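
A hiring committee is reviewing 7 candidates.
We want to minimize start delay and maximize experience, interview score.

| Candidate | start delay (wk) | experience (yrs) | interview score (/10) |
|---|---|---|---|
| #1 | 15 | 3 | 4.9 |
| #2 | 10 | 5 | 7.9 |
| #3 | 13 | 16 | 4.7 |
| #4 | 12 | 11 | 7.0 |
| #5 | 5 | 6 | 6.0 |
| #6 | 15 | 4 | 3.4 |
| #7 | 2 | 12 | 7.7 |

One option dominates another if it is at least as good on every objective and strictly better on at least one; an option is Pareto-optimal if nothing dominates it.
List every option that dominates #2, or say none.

#1: worse on start delay (15 vs 10).
#3: worse on start delay (13 vs 10).
#4: worse on start delay (12 vs 10).
#5: worse on interview score (6.0 vs 7.9).
#6: worse on start delay (15 vs 10).
#7: worse on interview score (7.7 vs 7.9).
No option dominates #2.

none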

______

EXERCISE:
What lines in the material include the string "experience"? Pull each one out.

YOUR RESPONSE:
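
We want to minimize start delay and maximize experience, interview score.
| Candidate | start delay (wk) | experience (yrs) | interview score (/10) |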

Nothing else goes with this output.